Assignment: Please tally the lines of the records that contain "outside" and send back only the total.

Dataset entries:
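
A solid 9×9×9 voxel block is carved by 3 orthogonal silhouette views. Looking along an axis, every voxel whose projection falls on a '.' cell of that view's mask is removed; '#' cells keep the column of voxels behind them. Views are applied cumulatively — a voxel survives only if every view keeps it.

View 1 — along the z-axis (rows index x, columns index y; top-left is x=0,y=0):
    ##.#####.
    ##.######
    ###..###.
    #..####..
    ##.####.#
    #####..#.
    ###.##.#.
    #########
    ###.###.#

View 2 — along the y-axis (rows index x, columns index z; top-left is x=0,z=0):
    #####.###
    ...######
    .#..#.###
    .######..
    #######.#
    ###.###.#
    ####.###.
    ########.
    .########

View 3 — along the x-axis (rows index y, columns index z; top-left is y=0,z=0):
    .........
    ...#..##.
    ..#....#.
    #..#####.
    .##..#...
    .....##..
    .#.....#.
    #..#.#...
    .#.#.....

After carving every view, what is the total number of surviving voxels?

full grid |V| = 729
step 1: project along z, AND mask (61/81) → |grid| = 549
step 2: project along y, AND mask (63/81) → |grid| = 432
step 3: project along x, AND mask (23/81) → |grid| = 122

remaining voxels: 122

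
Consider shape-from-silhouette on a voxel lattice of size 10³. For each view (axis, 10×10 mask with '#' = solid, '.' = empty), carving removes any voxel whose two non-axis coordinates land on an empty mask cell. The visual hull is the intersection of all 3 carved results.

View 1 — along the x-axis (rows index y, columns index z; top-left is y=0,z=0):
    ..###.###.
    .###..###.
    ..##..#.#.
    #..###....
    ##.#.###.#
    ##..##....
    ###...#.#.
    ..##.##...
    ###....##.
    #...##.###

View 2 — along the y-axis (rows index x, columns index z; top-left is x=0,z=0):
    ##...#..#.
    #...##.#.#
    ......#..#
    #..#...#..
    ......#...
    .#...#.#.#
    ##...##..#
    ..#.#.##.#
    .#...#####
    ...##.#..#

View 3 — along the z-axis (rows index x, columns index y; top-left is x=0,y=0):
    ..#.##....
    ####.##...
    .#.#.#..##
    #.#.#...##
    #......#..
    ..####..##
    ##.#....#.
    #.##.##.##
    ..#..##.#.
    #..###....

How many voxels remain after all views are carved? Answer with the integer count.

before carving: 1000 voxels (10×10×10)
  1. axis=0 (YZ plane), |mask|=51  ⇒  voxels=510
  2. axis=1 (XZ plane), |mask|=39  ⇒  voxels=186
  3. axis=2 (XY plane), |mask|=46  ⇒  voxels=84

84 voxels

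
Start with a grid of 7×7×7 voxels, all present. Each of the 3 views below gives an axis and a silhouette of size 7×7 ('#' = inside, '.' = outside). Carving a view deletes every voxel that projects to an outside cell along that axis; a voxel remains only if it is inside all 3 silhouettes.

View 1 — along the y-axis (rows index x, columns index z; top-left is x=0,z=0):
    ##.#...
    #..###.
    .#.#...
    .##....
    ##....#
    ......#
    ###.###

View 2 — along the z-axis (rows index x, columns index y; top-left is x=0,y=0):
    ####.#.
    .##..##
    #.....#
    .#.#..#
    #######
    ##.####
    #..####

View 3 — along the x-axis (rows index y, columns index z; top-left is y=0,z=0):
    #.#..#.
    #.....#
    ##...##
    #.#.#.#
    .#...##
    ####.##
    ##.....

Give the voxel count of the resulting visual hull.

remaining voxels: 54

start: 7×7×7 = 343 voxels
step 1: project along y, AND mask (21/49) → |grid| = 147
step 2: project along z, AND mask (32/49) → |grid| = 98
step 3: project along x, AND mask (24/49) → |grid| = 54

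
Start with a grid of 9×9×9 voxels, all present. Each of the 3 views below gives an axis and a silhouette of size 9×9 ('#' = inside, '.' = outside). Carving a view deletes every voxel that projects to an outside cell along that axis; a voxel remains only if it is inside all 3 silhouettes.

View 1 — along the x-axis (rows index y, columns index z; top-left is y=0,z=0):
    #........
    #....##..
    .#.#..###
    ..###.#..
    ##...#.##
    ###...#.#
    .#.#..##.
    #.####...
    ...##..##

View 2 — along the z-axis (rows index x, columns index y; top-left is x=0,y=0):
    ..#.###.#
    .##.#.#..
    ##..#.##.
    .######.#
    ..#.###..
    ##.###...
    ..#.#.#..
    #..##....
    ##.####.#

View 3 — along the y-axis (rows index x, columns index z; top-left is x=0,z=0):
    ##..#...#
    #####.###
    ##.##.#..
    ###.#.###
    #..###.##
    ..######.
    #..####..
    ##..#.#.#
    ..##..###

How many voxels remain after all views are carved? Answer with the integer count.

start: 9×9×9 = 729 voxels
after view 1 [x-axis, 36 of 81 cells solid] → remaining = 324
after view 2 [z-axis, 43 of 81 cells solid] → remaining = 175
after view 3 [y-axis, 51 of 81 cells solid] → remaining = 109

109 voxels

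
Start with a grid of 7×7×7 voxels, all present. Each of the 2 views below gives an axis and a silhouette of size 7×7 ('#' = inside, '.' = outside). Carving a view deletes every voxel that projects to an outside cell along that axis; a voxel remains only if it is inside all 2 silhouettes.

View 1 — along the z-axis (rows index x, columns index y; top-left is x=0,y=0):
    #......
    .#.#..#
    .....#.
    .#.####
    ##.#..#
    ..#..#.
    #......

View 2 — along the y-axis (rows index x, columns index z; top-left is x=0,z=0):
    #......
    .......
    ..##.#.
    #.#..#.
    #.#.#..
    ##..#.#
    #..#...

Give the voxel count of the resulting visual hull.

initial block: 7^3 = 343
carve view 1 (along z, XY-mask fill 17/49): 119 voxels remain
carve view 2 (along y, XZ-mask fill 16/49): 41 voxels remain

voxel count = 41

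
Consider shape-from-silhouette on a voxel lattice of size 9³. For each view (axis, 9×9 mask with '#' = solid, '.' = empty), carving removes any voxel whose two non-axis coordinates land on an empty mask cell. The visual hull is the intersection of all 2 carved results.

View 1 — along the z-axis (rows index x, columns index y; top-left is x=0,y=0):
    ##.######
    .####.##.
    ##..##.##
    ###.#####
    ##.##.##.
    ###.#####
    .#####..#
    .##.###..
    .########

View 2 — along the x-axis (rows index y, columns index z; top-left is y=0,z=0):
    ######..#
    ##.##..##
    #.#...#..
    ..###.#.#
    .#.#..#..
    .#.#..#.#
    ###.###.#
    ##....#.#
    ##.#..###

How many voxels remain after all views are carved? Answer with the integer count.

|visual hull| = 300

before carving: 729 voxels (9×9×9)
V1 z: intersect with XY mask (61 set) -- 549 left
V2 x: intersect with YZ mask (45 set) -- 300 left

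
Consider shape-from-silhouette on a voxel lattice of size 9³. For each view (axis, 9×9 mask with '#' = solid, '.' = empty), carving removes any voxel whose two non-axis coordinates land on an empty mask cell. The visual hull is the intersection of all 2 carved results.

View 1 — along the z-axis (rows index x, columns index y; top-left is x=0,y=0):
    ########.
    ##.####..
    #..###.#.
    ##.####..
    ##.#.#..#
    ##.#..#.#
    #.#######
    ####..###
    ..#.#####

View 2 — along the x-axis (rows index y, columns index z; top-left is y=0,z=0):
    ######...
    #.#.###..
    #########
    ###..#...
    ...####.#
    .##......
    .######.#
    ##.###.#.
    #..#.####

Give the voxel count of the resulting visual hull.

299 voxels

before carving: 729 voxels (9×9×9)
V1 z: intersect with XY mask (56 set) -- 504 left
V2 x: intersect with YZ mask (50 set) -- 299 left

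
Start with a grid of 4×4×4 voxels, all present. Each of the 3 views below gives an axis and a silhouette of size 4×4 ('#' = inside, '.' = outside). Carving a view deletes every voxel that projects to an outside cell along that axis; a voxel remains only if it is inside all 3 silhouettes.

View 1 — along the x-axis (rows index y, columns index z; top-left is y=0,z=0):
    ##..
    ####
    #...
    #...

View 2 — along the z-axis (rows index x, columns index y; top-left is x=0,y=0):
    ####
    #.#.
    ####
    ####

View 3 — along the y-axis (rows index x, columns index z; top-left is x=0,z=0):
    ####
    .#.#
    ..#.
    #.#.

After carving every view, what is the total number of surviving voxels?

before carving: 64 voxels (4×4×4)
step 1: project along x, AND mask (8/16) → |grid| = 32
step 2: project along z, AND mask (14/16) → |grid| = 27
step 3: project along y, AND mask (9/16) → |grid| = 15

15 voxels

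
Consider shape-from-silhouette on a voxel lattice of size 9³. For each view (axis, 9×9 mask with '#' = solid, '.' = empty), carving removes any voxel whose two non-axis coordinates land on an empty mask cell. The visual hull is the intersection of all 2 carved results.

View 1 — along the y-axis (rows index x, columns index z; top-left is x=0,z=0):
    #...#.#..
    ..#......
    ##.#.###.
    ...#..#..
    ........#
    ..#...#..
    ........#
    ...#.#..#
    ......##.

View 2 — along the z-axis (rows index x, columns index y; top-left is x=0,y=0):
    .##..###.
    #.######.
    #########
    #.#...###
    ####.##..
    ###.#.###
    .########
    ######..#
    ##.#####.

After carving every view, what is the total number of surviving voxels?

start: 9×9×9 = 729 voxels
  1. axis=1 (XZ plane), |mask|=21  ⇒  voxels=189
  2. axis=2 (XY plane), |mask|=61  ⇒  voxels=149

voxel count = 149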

Solved problem: 4